INSTRUCTIONS FOR THE TASK:
Each of the lines below must be retyped character for character.

DATA FOR THIS TASK:
----------
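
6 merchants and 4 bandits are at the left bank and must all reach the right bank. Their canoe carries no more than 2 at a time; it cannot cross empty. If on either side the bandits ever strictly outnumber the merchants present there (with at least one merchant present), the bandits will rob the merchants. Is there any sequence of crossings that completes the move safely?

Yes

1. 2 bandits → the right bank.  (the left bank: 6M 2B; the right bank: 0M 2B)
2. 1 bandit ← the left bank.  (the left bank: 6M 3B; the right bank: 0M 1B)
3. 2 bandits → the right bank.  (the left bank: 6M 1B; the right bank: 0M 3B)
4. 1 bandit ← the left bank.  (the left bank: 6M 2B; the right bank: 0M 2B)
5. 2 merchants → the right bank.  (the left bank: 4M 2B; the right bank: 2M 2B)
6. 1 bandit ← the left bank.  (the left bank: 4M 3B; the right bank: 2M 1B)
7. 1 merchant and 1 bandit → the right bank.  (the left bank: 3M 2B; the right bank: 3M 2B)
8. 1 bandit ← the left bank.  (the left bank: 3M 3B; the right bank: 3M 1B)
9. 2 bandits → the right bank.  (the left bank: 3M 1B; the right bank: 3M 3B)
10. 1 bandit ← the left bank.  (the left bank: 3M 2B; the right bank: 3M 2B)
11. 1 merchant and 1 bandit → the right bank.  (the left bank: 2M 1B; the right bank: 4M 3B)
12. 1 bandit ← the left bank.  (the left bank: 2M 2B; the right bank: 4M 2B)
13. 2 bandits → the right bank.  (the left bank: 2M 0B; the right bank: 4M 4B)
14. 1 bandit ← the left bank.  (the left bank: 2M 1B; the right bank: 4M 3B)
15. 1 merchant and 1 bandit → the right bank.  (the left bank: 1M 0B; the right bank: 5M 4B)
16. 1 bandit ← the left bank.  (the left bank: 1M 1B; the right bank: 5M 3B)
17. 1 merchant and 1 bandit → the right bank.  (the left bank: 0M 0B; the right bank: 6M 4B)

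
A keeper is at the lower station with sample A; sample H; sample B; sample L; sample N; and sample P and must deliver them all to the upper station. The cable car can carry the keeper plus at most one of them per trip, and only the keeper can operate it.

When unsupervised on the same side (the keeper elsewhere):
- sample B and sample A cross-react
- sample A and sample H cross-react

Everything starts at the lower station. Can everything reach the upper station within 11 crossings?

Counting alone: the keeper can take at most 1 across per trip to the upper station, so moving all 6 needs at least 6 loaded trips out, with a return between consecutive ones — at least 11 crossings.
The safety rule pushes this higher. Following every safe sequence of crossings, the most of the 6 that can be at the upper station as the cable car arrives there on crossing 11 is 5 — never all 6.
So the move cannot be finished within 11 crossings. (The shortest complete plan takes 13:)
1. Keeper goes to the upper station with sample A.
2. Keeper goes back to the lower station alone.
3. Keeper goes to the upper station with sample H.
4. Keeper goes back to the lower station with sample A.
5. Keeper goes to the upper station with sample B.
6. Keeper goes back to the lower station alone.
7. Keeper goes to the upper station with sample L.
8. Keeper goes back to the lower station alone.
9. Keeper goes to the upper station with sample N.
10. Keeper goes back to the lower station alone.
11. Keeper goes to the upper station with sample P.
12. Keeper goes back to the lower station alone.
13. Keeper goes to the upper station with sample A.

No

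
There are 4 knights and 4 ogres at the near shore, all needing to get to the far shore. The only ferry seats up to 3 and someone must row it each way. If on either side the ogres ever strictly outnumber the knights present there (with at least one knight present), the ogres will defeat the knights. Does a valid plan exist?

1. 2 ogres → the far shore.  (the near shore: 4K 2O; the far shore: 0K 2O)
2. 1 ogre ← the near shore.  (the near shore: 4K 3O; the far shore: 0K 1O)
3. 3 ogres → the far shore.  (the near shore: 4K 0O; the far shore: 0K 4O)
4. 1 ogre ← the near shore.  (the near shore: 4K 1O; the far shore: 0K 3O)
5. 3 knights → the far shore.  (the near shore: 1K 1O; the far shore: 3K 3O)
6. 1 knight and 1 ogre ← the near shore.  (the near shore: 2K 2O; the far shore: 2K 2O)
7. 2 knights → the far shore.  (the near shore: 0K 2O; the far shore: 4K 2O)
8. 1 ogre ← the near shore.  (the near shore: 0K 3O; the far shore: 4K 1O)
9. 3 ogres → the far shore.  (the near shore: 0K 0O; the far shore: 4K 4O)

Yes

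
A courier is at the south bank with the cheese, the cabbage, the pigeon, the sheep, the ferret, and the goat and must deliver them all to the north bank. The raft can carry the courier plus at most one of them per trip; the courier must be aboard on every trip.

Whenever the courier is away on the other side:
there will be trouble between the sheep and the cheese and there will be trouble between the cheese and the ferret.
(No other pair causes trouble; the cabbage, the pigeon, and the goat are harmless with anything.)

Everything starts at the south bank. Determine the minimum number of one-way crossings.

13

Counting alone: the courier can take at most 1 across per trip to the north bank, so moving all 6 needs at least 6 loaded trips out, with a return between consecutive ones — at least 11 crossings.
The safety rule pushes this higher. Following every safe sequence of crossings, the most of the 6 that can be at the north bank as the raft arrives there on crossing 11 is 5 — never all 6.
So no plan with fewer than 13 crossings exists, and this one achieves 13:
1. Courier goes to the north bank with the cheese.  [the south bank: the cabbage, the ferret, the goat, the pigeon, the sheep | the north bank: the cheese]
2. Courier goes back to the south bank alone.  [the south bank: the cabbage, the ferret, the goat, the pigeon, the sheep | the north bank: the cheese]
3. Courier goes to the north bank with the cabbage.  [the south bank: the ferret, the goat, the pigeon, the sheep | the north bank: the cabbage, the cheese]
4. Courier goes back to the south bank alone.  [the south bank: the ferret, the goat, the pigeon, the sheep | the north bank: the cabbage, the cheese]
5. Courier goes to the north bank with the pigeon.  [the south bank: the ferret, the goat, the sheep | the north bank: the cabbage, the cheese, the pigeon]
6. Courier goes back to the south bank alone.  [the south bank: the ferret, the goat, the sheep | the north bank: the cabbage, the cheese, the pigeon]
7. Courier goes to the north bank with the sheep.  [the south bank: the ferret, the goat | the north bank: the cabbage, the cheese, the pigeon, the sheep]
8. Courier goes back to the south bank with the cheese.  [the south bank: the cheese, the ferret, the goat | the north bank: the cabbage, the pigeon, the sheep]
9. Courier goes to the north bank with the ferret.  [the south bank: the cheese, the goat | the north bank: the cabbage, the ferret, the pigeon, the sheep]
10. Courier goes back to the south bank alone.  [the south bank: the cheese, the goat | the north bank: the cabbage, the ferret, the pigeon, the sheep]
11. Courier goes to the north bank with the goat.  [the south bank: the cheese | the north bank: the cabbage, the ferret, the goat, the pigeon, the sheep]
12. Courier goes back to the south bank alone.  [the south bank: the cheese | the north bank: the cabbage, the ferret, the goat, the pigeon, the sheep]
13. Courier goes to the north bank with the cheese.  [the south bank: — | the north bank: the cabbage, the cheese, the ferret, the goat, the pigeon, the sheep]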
----------
FINISHED EXERCISE:
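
6 merchants and 4 bandits are at the left bank and must all reach the right bank. Their canoe carries no more than 2 at a time; it cannot cross empty. If on either side the bandits ever strictly outnumber the merchants present there (with at least one merchant present), the bandits will rob the merchants. Is there any sequence of crossings that completes the move safely?

Yes

1. 2 bandits → the right bank.  (the left bank: 6M 2B; the right bank: 0M 2B)
2. 1 bandit ← the left bank.  (the left bank: 6M 3B; the right bank: 0M 1B)
3. 2 bandits → the right bank.  (the left bank: 6M 1B; the right bank: 0M 3B)
4. 1 bandit ← the left bank.  (the left bank: 6M 2B; the right bank: 0M 2B)
5. 2 merchants → the right bank.  (the left bank: 4M 2B; the right bank: 2M 2B)
6. 1 bandit ← the left bank.  (the left bank: 4M 3B; the right bank: 2M 1B)
7. 1 merchant and 1 bandit → the right bank.  (the left bank: 3M 2B; the right bank: 3M 2B)
8. 1 bandit ← the left bank.  (the left bank: 3M 3B; the right bank: 3M 1B)
9. 2 bandits → the right bank.  (the left bank: 3M 1B; the right bank: 3M 3B)
10. 1 bandit ← the left bank.  (the left bank: 3M 2B; the right bank: 3M 2B)
11. 1 merchant and 1 bandit → the right bank.  (the left bank: 2M 1B; the right bank: 4M 3B)
12. 1 bandit ← the left bank.  (the left bank: 2M 2B; the right bank: 4M 2B)
13. 2 bandits → the right bank.  (the left bank: 2M 0B; the right bank: 4M 4B)
14. 1 bandit ← the left bank.  (the left bank: 2M 1B; the right bank: 4M 3B)
15. 1 merchant and 1 bandit → the right bank.  (the left bank: 1M 0B; the right bank: 5M 4B)
16. 1 bandit ← the left bank.  (the left bank: 1M 1B; the right bank: 5M 3B)
17. 1 merchant and 1 bandit → the right bank.  (the left bank: 0M 0B; the right bank: 6M 4B)

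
A keeper is at the lower station with sample A; sample H; sample B; sample L; sample N; and sample P and must deliver them all to the upper station. The cable car can carry the keeper plus at most one of them per trip, and only the keeper can operate it.

When unsupervised on the same side (the keeper elsewhere):
- sample B and sample A cross-react
- sample A and sample H cross-react

Everything starts at the lower station. Can everything reach the upper station within 11 crossings?

Counting alone: the keeper can take at most 1 across per trip to the upper station, so moving all 6 needs at least 6 loaded trips out, with a return between consecutive ones — at least 11 crossings.
The safety rule pushes this higher. Following every safe sequence of crossings, the most of the 6 that can be at the upper station as the cable car arrives there on crossing 11 is 5 — never all 6.
So the move cannot be finished within 11 crossings. (The shortest complete plan takes 13:)
1. Keeper goes to the upper station with sample A.
2. Keeper goes back to the lower station alone.
3. Keeper goes to the upper station with sample H.
4. Keeper goes back to the lower station with sample A.
5. Keeper goes to the upper station with sample B.
6. Keeper goes back to the lower station alone.
7. Keeper goes to the upper station with sample L.
8. Keeper goes back to the lower station alone.
9. Keeper goes to the upper station with sample N.
10. Keeper goes back to the lower station alone.
11. Keeper goes to the upper station with sample P.
12. Keeper goes back to the lower station alone.
13. Keeper goes to the upper station with sample A.

No

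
There are 4 knights and 4 ogres at the near shore, all needing to get to the far shore. The only ferry seats up to 3 and someone must row it each way. If on either side the ogres ever strictly outnumber the knights present there (with at least one knight present), the ogres will defeat the knights. Does a valid plan exist?

1. 2 ogres → the far shore.  (the near shore: 4K 2O; the far shore: 0K 2O)
2. 1 ogre ← the near shore.  (the near shore: 4K 3O; the far shore: 0K 1O)
3. 3 ogres → the far shore.  (the near shore: 4K 0O; the far shore: 0K 4O)
4. 1 ogre ← the near shore.  (the near shore: 4K 1O; the far shore: 0K 3O)
5. 3 knights → the far shore.  (the near shore: 1K 1O; the far shore: 3K 3O)
6. 1 knight and 1 ogre ← the near shore.  (the near shore: 2K 2O; the far shore: 2K 2O)
7. 2 knights → the far shore.  (the near shore: 0K 2O; the far shore: 4K 2O)
8. 1 ogre ← the near shore.  (the near shore: 0K 3O; the far shore: 4K 1O)
9. 3 ogres → the far shore.  (the near shore: 0K 0O; the far shore: 4K 4O)

Yes

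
A courier is at the south bank with the cheese, the cabbage, the pigeon, the sheep, the ferret, and the goat and must deliver them all to the north bank. The raft can carry the courier plus at most one of them per trip; the courier must be aboard on every trip.

Whenever the courier is away on the other side:
there will be trouble between the sheep and the cheese and there will be trouble between the cheese and the ferret.
(No other pair causes trouble; the cabbage, the pigeon, and the goat are harmless with anything.)

Everything starts at the south bank. Determine the minimum number of one-way crossings.

13

Counting alone: the courier can take at most 1 across per trip to the north bank, so moving all 6 needs at least 6 loaded trips out, with a return between consecutive ones — at least 11 crossings.
The safety rule pushes this higher. Following every safe sequence of crossings, the most of the 6 that can be at the north bank as the raft arrives there on crossing 11 is 5 — never all 6.
So no plan with fewer than 13 crossings exists, and this one achieves 13:
1. Courier goes to the north bank with the cheese.  [the south bank: the cabbage, the ferret, the goat, the pigeon, the sheep | the north bank: the cheese]
2. Courier goes back to the south bank alone.  [the south bank: the cabbage, the ferret, the goat, the pigeon, the sheep | the north bank: the cheese]
3. Courier goes to the north bank with the cabbage.  [the south bank: the ferret, the goat, the pigeon, the sheep | the north bank: the cabbage, the cheese]
4. Courier goes back to the south bank alone.  [the south bank: the ferret, the goat, the pigeon, the sheep | the north bank: the cabbage, the cheese]
5. Courier goes to the north bank with the pigeon.  [the south bank: the ferret, the goat, the sheep | the north bank: the cabbage, the cheese, the pigeon]
6. Courier goes back to the south bank alone.  [the south bank: the ferret, the goat, the sheep | the north bank: the cabbage, the cheese, the pigeon]
7. Courier goes to the north bank with the sheep.  [the south bank: the ferret, the goat | the north bank: the cabbage, the cheese, the pigeon, the sheep]
8. Courier goes back to the south bank with the cheese.  [the south bank: the cheese, the ferret, the goat | the north bank: the cabbage, the pigeon, the sheep]
9. Courier goes to the north bank with the ferret.  [the south bank: the cheese, the goat | the north bank: the cabbage, the ferret, the pigeon, the sheep]
10. Courier goes back to the south bank alone.  [the south bank: the cheese, the goat | the north bank: the cabbage, the ferret, the pigeon, the sheep]
11. Courier goes to the north bank with the goat.  [the south bank: the cheese | the north bank: the cabbage, the ferret, the goat, the pigeon, the sheep]
12. Courier goes back to the south bank alone.  [the south bank: the cheese | the north bank: the cabbage, the ferret, the goat, the pigeon, the sheep]
13. Courier goes to the north bank with the cheese.  [the south bank: — | the north bank: the cabbage, the cheese, the ferret, the goat, the pigeon, the sheep]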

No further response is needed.